**YOUR INSTRUCTIONS**
Your task is to repeat exactly the lines below between the line holding "3.8584 rad (physics convention: θ polar, φ azimuthal)." and the line holding "The l = 5 term", inclusive, and only those.

**WORKING DATA**
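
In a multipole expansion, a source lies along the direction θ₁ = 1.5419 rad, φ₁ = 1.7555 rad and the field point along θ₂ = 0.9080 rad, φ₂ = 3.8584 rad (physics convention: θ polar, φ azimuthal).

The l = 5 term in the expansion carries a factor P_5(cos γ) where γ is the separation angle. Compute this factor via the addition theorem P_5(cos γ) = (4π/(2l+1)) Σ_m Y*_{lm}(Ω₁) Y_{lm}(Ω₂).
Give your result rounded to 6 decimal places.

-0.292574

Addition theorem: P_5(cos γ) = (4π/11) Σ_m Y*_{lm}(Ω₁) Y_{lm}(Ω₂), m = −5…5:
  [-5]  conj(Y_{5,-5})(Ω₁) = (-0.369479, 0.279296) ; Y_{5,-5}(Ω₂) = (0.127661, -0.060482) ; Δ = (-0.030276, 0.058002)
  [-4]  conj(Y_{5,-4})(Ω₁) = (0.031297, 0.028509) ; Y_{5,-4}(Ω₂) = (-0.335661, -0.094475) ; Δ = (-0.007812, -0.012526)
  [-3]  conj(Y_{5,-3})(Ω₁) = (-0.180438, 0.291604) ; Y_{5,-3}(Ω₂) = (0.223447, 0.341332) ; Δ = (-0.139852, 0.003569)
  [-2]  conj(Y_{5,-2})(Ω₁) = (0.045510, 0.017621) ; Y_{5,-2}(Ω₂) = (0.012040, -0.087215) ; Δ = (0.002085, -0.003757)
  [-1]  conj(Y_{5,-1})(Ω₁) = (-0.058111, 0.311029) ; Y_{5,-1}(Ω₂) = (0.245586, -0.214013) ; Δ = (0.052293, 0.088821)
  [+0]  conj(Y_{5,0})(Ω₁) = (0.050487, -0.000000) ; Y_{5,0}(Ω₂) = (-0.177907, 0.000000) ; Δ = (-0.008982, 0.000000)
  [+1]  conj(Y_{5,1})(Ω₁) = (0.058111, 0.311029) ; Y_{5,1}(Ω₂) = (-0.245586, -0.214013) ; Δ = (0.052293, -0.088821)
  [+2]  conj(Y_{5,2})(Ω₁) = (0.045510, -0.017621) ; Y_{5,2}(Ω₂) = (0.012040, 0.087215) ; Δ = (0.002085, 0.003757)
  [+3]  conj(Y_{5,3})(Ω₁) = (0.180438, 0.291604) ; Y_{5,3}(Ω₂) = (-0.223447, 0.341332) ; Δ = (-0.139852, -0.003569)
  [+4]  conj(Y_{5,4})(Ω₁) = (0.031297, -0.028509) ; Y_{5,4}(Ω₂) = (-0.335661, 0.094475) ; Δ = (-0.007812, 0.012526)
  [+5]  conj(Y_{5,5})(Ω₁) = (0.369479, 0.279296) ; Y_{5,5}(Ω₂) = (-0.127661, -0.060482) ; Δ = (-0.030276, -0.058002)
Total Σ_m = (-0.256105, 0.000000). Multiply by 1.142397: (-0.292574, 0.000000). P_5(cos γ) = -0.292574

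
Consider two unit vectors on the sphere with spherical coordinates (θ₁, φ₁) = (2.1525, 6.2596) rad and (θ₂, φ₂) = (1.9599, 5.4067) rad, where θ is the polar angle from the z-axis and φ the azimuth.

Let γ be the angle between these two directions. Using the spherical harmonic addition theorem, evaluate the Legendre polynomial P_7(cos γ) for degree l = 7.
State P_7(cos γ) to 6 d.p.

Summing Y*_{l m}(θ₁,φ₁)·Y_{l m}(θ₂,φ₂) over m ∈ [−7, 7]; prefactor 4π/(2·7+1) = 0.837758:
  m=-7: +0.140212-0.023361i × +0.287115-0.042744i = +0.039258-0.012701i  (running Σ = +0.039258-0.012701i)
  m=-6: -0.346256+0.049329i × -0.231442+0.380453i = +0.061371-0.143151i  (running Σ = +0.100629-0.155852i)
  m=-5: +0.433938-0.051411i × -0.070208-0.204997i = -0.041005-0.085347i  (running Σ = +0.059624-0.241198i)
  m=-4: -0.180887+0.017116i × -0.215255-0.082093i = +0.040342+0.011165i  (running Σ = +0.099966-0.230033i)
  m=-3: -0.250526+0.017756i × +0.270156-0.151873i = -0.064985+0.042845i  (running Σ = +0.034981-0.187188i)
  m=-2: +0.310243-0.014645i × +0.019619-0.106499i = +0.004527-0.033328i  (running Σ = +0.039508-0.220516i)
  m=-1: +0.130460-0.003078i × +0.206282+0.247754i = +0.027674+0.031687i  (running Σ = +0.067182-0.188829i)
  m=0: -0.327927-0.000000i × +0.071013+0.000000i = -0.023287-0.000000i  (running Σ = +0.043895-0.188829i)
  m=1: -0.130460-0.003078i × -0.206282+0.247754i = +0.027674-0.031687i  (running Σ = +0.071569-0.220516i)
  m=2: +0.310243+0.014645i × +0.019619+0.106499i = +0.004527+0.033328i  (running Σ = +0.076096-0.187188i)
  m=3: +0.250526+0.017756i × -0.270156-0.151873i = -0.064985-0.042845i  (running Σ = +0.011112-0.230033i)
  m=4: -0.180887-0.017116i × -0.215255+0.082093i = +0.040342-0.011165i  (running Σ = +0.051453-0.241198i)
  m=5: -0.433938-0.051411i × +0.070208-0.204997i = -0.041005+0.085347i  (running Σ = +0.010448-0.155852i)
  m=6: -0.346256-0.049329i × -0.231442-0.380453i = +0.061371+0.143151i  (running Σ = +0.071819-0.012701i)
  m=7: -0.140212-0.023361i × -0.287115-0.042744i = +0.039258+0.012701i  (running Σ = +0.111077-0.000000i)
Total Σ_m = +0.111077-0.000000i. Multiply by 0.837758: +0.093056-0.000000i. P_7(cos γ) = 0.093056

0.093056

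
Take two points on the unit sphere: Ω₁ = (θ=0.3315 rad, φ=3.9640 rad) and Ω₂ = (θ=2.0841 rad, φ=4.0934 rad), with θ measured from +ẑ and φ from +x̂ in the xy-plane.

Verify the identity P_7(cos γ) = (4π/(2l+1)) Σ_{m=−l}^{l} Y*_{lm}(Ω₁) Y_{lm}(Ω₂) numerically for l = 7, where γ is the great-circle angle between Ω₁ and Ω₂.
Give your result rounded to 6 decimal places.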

==

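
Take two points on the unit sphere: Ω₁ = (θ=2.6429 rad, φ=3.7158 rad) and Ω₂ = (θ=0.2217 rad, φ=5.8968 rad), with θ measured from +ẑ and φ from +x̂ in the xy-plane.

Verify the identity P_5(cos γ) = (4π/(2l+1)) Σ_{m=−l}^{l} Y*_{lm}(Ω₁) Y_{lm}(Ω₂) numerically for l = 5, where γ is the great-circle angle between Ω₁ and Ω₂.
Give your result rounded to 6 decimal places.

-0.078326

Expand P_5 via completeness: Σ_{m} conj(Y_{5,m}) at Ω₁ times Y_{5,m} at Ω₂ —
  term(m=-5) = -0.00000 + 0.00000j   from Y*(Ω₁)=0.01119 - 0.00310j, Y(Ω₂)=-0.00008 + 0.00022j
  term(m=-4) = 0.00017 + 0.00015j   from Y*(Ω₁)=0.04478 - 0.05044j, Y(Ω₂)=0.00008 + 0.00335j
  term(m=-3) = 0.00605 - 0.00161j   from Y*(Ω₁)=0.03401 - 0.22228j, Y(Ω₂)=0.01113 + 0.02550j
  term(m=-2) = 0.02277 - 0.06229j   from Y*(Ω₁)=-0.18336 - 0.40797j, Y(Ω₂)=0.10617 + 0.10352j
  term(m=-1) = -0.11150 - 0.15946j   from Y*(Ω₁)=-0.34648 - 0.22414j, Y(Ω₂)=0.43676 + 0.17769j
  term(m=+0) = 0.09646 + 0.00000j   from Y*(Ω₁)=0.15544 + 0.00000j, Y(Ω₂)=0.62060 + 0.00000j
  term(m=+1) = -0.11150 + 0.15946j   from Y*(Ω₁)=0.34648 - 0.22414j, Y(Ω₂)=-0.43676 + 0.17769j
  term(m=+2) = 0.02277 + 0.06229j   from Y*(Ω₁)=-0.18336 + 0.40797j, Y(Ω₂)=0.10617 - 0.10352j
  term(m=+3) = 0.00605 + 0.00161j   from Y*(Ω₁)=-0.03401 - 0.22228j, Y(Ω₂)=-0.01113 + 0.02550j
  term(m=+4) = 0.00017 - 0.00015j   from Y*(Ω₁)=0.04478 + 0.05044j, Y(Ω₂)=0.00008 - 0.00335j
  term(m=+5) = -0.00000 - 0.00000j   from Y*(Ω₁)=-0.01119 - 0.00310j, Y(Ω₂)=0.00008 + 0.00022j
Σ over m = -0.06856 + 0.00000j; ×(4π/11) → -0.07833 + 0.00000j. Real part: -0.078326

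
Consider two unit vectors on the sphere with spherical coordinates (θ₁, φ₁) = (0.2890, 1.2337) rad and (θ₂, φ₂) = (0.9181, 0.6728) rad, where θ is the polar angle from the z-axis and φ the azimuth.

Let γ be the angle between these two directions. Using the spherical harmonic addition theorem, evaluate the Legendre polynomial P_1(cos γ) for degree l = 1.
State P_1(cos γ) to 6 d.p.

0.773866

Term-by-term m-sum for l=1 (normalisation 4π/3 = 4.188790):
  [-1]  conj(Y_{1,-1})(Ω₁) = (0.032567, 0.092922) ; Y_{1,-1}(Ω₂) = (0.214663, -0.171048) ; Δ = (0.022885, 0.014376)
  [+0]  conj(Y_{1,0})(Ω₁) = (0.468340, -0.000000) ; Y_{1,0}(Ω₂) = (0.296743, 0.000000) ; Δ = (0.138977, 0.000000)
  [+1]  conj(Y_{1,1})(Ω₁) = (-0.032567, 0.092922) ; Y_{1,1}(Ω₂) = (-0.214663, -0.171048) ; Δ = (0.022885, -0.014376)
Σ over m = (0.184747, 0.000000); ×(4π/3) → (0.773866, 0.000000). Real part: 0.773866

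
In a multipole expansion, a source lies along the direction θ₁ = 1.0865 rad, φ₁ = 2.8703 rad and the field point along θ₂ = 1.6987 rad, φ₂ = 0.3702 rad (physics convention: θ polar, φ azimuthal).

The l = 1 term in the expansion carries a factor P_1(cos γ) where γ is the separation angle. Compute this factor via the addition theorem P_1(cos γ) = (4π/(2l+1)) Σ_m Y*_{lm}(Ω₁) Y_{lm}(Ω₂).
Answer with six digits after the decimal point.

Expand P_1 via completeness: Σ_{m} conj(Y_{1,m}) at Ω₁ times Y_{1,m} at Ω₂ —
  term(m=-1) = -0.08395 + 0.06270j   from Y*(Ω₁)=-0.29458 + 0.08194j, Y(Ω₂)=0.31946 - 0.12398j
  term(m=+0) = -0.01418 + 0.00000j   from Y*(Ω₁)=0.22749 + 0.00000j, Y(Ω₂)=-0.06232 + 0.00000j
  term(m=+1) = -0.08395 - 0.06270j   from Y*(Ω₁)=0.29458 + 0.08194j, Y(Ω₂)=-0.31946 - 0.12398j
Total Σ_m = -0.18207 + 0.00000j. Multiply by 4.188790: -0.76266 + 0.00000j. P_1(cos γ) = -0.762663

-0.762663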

...

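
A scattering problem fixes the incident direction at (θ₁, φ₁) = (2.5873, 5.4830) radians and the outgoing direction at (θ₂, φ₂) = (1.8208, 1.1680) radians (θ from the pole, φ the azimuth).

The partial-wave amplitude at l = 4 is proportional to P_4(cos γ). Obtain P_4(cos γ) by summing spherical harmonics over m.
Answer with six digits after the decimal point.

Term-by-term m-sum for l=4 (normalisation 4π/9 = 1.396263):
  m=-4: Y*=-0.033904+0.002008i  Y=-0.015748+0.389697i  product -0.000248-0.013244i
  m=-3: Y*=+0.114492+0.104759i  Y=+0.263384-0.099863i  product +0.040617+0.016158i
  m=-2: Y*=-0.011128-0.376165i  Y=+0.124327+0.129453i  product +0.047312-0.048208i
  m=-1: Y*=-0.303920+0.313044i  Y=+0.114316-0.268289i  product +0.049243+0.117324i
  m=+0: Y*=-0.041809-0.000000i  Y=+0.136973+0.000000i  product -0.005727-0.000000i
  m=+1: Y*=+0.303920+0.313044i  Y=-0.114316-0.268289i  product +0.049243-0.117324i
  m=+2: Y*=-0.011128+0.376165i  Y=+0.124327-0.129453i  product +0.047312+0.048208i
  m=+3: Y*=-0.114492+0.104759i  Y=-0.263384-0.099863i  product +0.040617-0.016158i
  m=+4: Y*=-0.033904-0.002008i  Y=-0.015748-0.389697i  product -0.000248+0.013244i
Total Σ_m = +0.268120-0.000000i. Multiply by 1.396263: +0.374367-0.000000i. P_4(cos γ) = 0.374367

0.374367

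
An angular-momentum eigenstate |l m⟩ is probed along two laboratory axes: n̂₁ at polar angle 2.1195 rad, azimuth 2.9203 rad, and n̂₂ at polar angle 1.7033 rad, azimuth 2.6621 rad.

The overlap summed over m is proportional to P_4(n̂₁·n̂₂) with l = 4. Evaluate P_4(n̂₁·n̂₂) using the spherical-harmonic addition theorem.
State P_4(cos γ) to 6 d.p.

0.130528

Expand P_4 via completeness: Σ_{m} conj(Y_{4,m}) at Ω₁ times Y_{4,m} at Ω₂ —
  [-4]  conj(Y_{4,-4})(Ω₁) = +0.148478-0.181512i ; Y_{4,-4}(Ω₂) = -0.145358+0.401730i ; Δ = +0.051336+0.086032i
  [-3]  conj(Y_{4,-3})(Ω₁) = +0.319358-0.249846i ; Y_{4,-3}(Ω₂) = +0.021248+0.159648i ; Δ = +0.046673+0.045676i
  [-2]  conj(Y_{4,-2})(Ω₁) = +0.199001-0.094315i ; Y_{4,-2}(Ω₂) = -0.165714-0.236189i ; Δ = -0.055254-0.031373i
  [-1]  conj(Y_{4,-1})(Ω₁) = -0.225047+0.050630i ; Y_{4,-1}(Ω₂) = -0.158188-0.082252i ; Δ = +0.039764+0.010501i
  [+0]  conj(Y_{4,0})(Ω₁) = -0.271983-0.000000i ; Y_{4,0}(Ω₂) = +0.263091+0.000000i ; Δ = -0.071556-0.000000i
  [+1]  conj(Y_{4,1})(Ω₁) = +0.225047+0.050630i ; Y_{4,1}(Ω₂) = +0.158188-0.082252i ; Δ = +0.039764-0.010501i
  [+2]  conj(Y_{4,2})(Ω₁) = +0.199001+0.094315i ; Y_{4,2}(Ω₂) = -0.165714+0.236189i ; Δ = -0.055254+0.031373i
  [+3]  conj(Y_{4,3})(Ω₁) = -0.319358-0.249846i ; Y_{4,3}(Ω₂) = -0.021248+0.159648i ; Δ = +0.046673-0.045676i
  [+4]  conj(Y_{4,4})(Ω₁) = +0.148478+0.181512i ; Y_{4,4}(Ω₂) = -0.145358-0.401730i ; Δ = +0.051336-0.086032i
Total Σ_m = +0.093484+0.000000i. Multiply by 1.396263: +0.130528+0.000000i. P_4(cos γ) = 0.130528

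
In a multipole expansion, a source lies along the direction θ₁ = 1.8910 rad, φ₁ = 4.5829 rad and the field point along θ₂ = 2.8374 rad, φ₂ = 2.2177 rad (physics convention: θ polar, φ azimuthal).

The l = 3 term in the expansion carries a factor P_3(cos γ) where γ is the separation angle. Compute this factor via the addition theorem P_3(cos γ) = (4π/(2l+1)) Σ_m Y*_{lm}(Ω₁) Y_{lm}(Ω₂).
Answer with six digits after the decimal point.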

**OUTPUT FOR THIS TASK**
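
In a multipole expansion, a source lies along the direction θ₁ = 1.5419 rad, φ₁ = 1.7555 rad and the field point along θ₂ = 0.9080 rad, φ₂ = 3.8584 rad (physics convention: θ polar, φ azimuthal).

The l = 5 term in the expansion carries a factor P_5(cos γ) where γ is the separation angle. Compute this factor via the addition theorem P_5(cos γ) = (4π/(2l+1)) Σ_m Y*_{lm}(Ω₁) Y_{lm}(Ω₂).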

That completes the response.